What you need to do is retype every entry exactly as written.
*** Opening Extracted entries ***
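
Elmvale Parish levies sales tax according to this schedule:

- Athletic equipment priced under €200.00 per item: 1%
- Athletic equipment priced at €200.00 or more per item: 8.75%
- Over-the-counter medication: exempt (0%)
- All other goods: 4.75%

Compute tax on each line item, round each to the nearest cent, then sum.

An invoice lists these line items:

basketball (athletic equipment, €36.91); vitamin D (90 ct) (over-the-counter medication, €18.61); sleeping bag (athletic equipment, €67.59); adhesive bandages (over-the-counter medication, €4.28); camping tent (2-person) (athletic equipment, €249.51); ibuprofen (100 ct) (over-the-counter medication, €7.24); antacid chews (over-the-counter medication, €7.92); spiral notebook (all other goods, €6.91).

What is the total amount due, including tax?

Basketball €36.91: athletic equipment, under €200.00 → 1% → €0.37
Vitamin D (90 ct) €18.61: over-the-counter medication → 0% → €0.00
Sleeping bag €67.59: athletic equipment, under €200.00 → 1% → €0.68
Adhesive bandages €4.28: over-the-counter medication → 0% → €0.00
Camping tent (2-person) €249.51: athletic equipment, €200.00 or more → 8.75% → €21.83
Ibuprofen (100 ct) €7.24: over-the-counter medication → 0% → €0.00
Antacid chews €7.92: over-the-counter medication → 0% → €0.00
Spiral notebook €6.91: all other goods → 4.75% → €0.33
Subtotal = €398.97; tax = €23.21; total due = €422.18

€422.18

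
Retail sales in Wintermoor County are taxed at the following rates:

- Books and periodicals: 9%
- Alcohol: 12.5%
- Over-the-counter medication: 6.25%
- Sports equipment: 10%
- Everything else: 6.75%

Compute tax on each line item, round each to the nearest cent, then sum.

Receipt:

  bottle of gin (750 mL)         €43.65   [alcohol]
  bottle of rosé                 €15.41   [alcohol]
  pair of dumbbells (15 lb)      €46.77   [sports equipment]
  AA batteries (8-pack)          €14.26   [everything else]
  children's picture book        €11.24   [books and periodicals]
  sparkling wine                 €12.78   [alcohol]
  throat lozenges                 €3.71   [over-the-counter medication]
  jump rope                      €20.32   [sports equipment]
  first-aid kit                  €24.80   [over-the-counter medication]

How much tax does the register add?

€19.45

Bottle of gin (750 mL) €43.65: alcohol → 12.5% → €5.46
Bottle of rosé €15.41: alcohol → 12.5% → €1.93
Pair of dumbbells (15 lb) €46.77: sports equipment → 10% → €4.68
AA batteries (8-pack) €14.26: everything else → 6.75% → €0.96
Children's picture book €11.24: books and periodicals → 9% → €1.01
Sparkling wine €12.78: alcohol → 12.5% → €1.60
Throat lozenges €3.71: over-the-counter medication → 6.25% → €0.23
Jump rope €20.32: sports equipment → 10% → €2.03
First-aid kit €24.80: over-the-counter medication → 6.25% → €1.55
Total tax = €5.46 + €1.93 + €4.68 + €0.96 + €1.01 + €1.60 + €0.23 + €2.03 + €1.55 = €19.45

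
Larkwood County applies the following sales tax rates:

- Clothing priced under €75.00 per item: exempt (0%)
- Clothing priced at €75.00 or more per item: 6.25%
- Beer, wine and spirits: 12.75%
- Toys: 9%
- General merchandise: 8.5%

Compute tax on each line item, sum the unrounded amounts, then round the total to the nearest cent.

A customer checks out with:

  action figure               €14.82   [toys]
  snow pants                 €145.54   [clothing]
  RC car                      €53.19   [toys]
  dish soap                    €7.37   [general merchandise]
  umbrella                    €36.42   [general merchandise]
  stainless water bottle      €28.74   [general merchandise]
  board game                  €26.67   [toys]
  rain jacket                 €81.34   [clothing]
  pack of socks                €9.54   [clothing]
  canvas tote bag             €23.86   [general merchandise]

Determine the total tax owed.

Action figure €14.82: toys → 9% → €1.3338
Snow pants €145.54: clothing, €75.00 or more → 6.25% → €9.09625
RC car €53.19: toys → 9% → €4.7871
Dish soap €7.37: general merchandise → 8.5% → €0.62645
Umbrella €36.42: general merchandise → 8.5% → €3.0957
Stainless water bottle €28.74: general merchandise → 8.5% → €2.4429
Board game €26.67: toys → 9% → €2.4003
Rain jacket €81.34: clothing, €75.00 or more → 6.25% → €5.08375
Pack of socks €9.54: clothing, under €75.00 → 0% → €0.00
Canvas tote bag €23.86: general merchandise → 8.5% → €2.0281
Unrounded tax sum = €30.89435 → €30.89

€30.89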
*** Closing Extracted entries ***
=== Result of this task ===
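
Elmvale Parish levies sales tax according to this schedule:

- Athletic equipment priced under €200.00 per item: 1%
- Athletic equipment priced at €200.00 or more per item: 8.75%
- Over-the-counter medication: exempt (0%)
- All other goods: 4.75%

Compute tax on each line item, round each to the nearest cent, then sum.

An invoice lists these line items:

basketball (athletic equipment, €36.91); vitamin D (90 ct) (over-the-counter medication, €18.61); sleeping bag (athletic equipment, €67.59); adhesive bandages (over-the-counter medication, €4.28); camping tent (2-person) (athletic equipment, €249.51); ibuprofen (100 ct) (over-the-counter medication, €7.24); antacid chews (over-the-counter medication, €7.92); spiral notebook (all other goods, €6.91).

What is the total amount due, including tax?

Basketball €36.91: athletic equipment, under €200.00 → 1% → €0.37
Vitamin D (90 ct) €18.61: over-the-counter medication → 0% → €0.00
Sleeping bag €67.59: athletic equipment, under €200.00 → 1% → €0.68
Adhesive bandages €4.28: over-the-counter medication → 0% → €0.00
Camping tent (2-person) €249.51: athletic equipment, €200.00 or more → 8.75% → €21.83
Ibuprofen (100 ct) €7.24: over-the-counter medication → 0% → €0.00
Antacid chews €7.92: over-the-counter medication → 0% → €0.00
Spiral notebook €6.91: all other goods → 4.75% → €0.33
Subtotal = €398.97; tax = €23.21; total due = €422.18

€422.18

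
Retail sales in Wintermoor County are taxed at the following rates:

- Books and periodicals: 9%
- Alcohol: 12.5%
- Over-the-counter medication: 6.25%
- Sports equipment: 10%
- Everything else: 6.75%

Compute tax on each line item, round each to the nearest cent, then sum.

Receipt:

  bottle of gin (750 mL)         €43.65   [alcohol]
  bottle of rosé                 €15.41   [alcohol]
  pair of dumbbells (15 lb)      €46.77   [sports equipment]
  AA batteries (8-pack)          €14.26   [everything else]
  children's picture book        €11.24   [books and periodicals]
  sparkling wine                 €12.78   [alcohol]
  throat lozenges                 €3.71   [over-the-counter medication]
  jump rope                      €20.32   [sports equipment]
  first-aid kit                  €24.80   [over-the-counter medication]

How much tax does the register add?

€19.45

Bottle of gin (750 mL) €43.65: alcohol → 12.5% → €5.46
Bottle of rosé €15.41: alcohol → 12.5% → €1.93
Pair of dumbbells (15 lb) €46.77: sports equipment → 10% → €4.68
AA batteries (8-pack) €14.26: everything else → 6.75% → €0.96
Children's picture book €11.24: books and periodicals → 9% → €1.01
Sparkling wine €12.78: alcohol → 12.5% → €1.60
Throat lozenges €3.71: over-the-counter medication → 6.25% → €0.23
Jump rope €20.32: sports equipment → 10% → €2.03
First-aid kit €24.80: over-the-counter medication → 6.25% → €1.55
Total tax = €5.46 + €1.93 + €4.68 + €0.96 + €1.01 + €1.60 + €0.23 + €2.03 + €1.55 = €19.45

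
Larkwood County applies the following sales tax rates:

- Clothing priced under €75.00 per item: exempt (0%)
- Clothing priced at €75.00 or more per item: 6.25%
- Beer, wine and spirits: 12.75%
- Toys: 9%
- General merchandise: 8.5%

Compute tax on each line item, sum the unrounded amounts, then round the total to the nearest cent.

A customer checks out with:

  action figure               €14.82   [toys]
  snow pants                 €145.54   [clothing]
  RC car                      €53.19   [toys]
  dish soap                    €7.37   [general merchandise]
  umbrella                    €36.42   [general merchandise]
  stainless water bottle      €28.74   [general merchandise]
  board game                  €26.67   [toys]
  rain jacket                 €81.34   [clothing]
  pack of socks                €9.54   [clothing]
  canvas tote bag             €23.86   [general merchandise]

Determine the total tax owed.

Action figure €14.82: toys → 9% → €1.3338
Snow pants €145.54: clothing, €75.00 or more → 6.25% → €9.09625
RC car €53.19: toys → 9% → €4.7871
Dish soap €7.37: general merchandise → 8.5% → €0.62645
Umbrella €36.42: general merchandise → 8.5% → €3.0957
Stainless water bottle €28.74: general merchandise → 8.5% → €2.4429
Board game €26.67: toys → 9% → €2.4003
Rain jacket €81.34: clothing, €75.00 or more → 6.25% → €5.08375
Pack of socks €9.54: clothing, under €75.00 → 0% → €0.00
Canvas tote bag €23.86: general merchandise → 8.5% → €2.0281
Unrounded tax sum = €30.89435 → €30.89

€30.89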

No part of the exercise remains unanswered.